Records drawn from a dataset
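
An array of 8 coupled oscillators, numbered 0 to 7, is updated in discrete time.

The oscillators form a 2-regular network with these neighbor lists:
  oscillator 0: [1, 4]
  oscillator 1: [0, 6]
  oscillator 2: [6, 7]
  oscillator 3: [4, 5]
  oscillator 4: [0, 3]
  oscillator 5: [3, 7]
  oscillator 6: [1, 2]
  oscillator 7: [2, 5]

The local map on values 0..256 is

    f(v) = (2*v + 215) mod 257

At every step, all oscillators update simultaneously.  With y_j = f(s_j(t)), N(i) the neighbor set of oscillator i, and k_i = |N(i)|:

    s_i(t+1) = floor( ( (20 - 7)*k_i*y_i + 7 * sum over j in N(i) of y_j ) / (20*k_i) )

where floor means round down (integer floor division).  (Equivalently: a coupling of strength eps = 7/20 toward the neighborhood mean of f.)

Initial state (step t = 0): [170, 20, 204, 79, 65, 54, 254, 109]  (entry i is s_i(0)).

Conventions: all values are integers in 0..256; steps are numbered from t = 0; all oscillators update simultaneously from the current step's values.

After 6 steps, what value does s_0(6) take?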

Exercise aim
Please reproduce the closing stretch of the records, from the line with "oscillator 4: [0, 3]" through the last line, exactly as it stands.

Task result
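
  oscillator 4: [0, 3]
  oscillator 5: [3, 7]
  oscillator 6: [1, 2]
  oscillator 7: [2, 5]

The local map on values 0..256 is

    f(v) = (2*v + 215) mod 257

At every step, all oscillators update simultaneously.  With y_j = f(s_j(t)), N(i) the neighbor set of oscillator i, and k_i = |N(i)|:

    s_i(t+1) = floor( ( (20 - 7)*k_i*y_i + 7 * sum over j in N(i) of y_j ) / (20*k_i) )

where floor means round down (integer floor division).  (Equivalently: a coupling of strength eps = 7/20 toward the neighborhood mean of f.)

Initial state (step t = 0): [170, 20, 204, 79, 65, 54, 254, 109]  (entry i is s_i(0)).

Conventions: all values are integers in 0..256; steps are numbered from t = 0; all oscillators update simultaneously from the current step's values.

After 6 steps, what value does s_0(6) take?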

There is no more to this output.